The entries below must be repeated exactly. None may be skipped.

(The data begins)

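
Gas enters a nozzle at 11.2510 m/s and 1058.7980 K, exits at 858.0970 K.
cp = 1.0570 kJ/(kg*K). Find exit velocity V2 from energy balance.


dT = 200.7010 K
2*cp*1000*dT = 424281.9140
V1^2 = 126.5850
V2 = sqrt(424408.4990) = 651.4664 m/s

651.4664 m/s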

(The data ends)

== Exercise result ==
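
Gas enters a nozzle at 11.2510 m/s and 1058.7980 K, exits at 858.0970 K.
cp = 1.0570 kJ/(kg*K). Find exit velocity V2 from energy balance.


dT = 200.7010 K
2*cp*1000*dT = 424281.9140
V1^2 = 126.5850
V2 = sqrt(424408.4990) = 651.4664 m/s

651.4664 m/s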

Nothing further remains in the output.